* **Your goal**
Restate verbatim the span of lines below between the line with "Ct values (gyrA" and the line with "CG9685 siRNA (counts) |", including those two lines, and only that span.

* **Provided data**
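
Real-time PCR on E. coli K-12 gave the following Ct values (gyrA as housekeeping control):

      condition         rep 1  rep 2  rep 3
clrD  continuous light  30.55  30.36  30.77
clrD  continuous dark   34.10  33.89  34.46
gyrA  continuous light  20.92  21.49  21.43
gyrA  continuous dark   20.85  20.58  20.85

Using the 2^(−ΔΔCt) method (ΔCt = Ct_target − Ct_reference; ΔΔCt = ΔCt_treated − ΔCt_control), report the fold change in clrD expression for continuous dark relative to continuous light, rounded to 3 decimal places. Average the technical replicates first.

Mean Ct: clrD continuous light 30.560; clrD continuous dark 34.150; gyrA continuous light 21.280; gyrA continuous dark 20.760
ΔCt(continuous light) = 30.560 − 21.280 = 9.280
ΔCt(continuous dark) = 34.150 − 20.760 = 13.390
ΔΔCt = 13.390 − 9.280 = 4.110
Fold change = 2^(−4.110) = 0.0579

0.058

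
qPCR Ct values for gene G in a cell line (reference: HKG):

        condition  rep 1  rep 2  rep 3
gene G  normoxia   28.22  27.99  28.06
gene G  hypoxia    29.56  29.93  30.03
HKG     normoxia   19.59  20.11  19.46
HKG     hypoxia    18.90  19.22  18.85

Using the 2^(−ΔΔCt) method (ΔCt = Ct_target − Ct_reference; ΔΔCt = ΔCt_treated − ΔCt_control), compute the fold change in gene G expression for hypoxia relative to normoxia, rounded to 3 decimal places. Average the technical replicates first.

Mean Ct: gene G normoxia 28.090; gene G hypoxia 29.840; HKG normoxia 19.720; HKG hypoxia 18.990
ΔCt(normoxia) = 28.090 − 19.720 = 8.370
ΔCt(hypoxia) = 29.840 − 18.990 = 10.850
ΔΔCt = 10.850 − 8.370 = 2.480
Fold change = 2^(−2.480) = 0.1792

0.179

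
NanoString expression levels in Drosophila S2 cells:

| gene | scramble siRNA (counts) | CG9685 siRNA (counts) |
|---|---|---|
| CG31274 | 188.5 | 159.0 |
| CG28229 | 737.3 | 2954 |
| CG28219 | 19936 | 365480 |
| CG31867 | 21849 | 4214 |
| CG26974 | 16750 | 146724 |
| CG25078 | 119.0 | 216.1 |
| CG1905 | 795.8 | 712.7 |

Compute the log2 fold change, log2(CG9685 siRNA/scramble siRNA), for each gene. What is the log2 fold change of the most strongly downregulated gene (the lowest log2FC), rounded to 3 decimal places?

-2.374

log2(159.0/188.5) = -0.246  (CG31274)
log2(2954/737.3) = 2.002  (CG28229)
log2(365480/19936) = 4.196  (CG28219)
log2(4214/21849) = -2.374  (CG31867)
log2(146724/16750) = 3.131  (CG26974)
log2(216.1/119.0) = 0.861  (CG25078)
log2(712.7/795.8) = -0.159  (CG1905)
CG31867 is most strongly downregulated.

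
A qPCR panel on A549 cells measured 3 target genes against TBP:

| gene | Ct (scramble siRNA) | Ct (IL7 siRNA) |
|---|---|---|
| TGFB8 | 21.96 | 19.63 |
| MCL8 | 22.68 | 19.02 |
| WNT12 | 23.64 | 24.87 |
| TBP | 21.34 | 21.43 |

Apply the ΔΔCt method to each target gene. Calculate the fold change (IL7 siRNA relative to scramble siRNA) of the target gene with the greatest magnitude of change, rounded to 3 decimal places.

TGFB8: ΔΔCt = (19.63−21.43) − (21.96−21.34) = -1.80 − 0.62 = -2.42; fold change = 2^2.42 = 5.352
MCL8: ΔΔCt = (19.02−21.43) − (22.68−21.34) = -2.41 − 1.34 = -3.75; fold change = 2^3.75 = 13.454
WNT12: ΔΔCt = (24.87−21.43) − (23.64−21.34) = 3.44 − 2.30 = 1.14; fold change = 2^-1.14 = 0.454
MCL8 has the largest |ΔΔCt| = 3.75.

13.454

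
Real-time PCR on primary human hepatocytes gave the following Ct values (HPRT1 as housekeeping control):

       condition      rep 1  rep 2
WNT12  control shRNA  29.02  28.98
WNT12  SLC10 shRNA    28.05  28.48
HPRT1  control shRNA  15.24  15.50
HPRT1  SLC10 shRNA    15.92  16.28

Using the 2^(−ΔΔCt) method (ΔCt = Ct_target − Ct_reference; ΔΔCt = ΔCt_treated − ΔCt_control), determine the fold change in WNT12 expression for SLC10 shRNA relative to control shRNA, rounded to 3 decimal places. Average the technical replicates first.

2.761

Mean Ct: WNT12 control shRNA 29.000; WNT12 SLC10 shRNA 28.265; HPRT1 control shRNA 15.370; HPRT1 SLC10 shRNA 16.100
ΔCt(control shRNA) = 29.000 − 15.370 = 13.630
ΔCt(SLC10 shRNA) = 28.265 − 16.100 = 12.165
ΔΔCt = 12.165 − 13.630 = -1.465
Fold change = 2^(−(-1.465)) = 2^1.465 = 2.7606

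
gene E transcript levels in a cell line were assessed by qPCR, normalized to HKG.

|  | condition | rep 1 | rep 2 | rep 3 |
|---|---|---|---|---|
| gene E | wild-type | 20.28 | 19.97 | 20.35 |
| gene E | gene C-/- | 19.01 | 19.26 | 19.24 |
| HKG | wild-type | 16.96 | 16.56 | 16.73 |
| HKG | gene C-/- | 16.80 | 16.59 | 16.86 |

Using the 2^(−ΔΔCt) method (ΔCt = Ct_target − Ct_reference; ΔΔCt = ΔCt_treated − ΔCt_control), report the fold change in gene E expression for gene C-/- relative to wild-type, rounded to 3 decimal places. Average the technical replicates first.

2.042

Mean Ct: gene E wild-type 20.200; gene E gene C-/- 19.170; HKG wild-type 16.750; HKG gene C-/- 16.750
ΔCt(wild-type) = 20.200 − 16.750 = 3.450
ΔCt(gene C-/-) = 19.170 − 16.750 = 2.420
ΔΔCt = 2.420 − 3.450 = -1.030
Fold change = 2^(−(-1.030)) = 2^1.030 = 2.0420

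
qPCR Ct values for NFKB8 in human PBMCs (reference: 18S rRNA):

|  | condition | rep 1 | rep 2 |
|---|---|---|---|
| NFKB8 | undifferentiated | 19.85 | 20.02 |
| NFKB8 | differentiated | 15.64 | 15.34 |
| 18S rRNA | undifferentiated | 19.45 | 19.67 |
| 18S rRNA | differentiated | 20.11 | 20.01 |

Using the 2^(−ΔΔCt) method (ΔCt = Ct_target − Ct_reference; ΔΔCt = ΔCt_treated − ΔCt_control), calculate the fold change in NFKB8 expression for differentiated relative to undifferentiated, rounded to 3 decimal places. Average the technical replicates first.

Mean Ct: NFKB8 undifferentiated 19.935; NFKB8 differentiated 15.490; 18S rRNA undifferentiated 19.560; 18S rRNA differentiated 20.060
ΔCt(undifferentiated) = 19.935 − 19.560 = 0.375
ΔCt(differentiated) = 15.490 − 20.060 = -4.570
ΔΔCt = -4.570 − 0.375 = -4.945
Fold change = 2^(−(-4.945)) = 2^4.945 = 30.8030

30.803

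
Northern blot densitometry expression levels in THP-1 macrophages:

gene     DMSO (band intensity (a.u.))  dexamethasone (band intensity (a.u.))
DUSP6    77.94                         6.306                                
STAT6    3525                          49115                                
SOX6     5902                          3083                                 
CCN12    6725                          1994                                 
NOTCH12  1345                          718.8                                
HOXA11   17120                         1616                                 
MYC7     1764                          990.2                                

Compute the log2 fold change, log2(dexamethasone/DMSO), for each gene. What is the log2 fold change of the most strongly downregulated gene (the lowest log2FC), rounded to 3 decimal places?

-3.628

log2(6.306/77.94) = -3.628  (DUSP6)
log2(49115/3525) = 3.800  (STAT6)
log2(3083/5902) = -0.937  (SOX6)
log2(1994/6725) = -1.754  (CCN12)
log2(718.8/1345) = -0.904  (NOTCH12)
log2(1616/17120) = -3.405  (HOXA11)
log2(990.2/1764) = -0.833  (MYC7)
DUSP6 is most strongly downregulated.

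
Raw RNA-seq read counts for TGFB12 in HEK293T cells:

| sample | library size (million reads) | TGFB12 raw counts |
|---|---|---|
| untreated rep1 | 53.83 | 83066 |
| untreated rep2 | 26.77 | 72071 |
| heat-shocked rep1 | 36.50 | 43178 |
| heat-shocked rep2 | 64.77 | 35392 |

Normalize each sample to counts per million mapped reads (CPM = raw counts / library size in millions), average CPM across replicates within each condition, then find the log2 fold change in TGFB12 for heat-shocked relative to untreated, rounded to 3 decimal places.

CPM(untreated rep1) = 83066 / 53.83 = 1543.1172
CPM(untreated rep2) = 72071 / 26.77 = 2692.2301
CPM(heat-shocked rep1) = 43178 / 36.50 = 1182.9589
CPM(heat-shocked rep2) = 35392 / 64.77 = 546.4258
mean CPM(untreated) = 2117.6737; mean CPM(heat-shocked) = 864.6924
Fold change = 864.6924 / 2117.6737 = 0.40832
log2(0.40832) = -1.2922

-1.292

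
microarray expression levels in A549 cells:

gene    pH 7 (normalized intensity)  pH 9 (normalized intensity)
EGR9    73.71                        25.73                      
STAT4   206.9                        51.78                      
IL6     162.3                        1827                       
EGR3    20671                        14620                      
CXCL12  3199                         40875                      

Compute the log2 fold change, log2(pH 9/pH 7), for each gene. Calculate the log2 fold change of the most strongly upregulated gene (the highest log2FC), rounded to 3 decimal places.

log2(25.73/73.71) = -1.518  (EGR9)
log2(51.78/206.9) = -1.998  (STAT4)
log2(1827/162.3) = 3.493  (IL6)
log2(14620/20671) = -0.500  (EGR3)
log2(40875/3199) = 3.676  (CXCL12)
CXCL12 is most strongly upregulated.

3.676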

* * *

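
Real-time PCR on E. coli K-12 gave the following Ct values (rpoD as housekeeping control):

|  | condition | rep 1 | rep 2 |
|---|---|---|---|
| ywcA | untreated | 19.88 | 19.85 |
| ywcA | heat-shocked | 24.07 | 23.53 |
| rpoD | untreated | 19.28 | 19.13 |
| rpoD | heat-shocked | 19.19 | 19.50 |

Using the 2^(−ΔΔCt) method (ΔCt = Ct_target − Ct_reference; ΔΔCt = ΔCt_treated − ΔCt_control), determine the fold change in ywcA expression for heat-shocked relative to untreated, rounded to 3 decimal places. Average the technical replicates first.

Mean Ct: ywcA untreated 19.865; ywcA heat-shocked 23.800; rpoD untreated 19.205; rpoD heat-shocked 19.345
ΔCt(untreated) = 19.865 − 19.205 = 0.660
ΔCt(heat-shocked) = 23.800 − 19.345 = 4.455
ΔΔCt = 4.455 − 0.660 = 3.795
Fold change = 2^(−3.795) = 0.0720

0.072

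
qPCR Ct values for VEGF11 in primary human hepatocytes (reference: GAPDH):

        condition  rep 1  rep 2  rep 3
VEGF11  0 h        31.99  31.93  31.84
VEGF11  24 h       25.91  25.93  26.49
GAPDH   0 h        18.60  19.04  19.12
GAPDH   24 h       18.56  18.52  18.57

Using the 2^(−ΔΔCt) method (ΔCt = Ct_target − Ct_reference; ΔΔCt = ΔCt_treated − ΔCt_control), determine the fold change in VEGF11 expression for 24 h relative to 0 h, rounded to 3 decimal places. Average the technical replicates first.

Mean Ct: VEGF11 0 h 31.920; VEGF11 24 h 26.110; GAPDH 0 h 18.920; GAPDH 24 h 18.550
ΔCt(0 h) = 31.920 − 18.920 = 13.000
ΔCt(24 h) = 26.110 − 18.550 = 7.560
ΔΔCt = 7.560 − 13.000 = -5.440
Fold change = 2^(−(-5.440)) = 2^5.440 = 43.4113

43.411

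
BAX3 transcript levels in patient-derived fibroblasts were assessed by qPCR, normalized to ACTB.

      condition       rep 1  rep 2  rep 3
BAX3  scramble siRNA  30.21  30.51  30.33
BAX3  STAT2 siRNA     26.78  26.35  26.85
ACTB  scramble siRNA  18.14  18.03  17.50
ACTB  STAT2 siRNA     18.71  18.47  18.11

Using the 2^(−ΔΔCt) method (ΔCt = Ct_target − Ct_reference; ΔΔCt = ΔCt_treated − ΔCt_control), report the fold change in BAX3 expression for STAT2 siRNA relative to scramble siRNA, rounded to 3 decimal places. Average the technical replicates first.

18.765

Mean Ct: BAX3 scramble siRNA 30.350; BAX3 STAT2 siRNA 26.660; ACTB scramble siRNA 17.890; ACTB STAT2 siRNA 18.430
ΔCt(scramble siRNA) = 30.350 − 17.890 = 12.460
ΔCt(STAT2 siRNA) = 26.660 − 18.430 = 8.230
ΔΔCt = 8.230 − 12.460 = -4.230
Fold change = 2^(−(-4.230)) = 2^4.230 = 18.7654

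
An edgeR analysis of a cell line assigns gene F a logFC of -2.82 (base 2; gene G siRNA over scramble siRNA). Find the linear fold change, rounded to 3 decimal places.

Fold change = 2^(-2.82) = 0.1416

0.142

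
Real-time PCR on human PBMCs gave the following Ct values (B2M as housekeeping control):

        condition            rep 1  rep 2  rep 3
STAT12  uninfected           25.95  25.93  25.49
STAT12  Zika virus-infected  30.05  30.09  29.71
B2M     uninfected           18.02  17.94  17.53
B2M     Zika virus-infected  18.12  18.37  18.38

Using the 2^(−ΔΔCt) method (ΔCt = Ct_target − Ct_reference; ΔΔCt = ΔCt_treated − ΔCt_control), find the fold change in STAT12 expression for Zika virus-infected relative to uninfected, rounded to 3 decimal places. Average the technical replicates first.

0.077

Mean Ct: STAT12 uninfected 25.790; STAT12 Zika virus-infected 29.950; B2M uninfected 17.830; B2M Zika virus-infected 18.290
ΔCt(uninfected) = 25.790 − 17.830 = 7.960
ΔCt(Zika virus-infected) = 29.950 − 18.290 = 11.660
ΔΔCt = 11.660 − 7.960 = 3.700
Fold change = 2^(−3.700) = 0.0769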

* * *

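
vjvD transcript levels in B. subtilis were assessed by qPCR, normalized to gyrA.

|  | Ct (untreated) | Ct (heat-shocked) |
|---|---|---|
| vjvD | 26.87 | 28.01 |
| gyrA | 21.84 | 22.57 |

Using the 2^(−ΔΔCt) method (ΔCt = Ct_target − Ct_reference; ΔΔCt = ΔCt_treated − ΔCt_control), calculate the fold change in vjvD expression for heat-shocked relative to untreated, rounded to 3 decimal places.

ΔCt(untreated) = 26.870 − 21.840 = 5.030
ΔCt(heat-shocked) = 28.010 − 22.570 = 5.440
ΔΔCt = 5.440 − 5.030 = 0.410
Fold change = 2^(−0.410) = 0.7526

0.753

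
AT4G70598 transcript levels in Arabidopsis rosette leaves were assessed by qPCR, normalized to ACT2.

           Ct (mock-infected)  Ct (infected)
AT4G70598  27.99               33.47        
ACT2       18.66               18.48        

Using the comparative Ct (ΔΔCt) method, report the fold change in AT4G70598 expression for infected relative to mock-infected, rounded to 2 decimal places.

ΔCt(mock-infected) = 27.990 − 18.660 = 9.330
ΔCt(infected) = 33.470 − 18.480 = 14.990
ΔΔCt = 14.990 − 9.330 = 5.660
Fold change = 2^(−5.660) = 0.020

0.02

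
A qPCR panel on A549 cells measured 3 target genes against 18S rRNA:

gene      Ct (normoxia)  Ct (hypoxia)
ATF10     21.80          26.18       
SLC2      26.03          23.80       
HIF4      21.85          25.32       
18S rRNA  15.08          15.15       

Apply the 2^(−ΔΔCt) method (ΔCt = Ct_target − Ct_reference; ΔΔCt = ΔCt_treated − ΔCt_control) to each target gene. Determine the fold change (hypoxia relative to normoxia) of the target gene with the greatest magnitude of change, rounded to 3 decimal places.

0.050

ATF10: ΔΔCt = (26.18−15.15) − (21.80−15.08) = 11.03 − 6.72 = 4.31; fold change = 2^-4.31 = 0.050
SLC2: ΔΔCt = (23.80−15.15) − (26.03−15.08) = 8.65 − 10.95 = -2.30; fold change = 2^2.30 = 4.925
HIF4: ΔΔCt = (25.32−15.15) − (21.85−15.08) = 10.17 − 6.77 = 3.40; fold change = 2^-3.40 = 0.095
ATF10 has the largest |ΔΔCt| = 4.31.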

* **Response to the task**
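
Real-time PCR on E. coli K-12 gave the following Ct values (gyrA as housekeeping control):

      condition         rep 1  rep 2  rep 3
clrD  continuous light  30.55  30.36  30.77
clrD  continuous dark   34.10  33.89  34.46
gyrA  continuous light  20.92  21.49  21.43
gyrA  continuous dark   20.85  20.58  20.85

Using the 2^(−ΔΔCt) method (ΔCt = Ct_target − Ct_reference; ΔΔCt = ΔCt_treated − ΔCt_control), report the fold change in clrD expression for continuous dark relative to continuous light, rounded to 3 decimal places. Average the technical replicates first.

Mean Ct: clrD continuous light 30.560; clrD continuous dark 34.150; gyrA continuous light 21.280; gyrA continuous dark 20.760
ΔCt(continuous light) = 30.560 − 21.280 = 9.280
ΔCt(continuous dark) = 34.150 − 20.760 = 13.390
ΔΔCt = 13.390 − 9.280 = 4.110
Fold change = 2^(−4.110) = 0.0579

0.058

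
qPCR Ct values for gene G in a cell line (reference: HKG):

        condition  rep 1  rep 2  rep 3
gene G  normoxia   28.22  27.99  28.06
gene G  hypoxia    29.56  29.93  30.03
HKG     normoxia   19.59  20.11  19.46
HKG     hypoxia    18.90  19.22  18.85

Using the 2^(−ΔΔCt) method (ΔCt = Ct_target − Ct_reference; ΔΔCt = ΔCt_treated − ΔCt_control), compute the fold change in gene G expression for hypoxia relative to normoxia, rounded to 3 decimal places. Average the technical replicates first.

Mean Ct: gene G normoxia 28.090; gene G hypoxia 29.840; HKG normoxia 19.720; HKG hypoxia 18.990
ΔCt(normoxia) = 28.090 − 19.720 = 8.370
ΔCt(hypoxia) = 29.840 − 18.990 = 10.850
ΔΔCt = 10.850 − 8.370 = 2.480
Fold change = 2^(−2.480) = 0.1792

0.179

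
NanoString expression levels in Drosophila S2 cells:

| gene | scramble siRNA (counts) | CG9685 siRNA (counts) |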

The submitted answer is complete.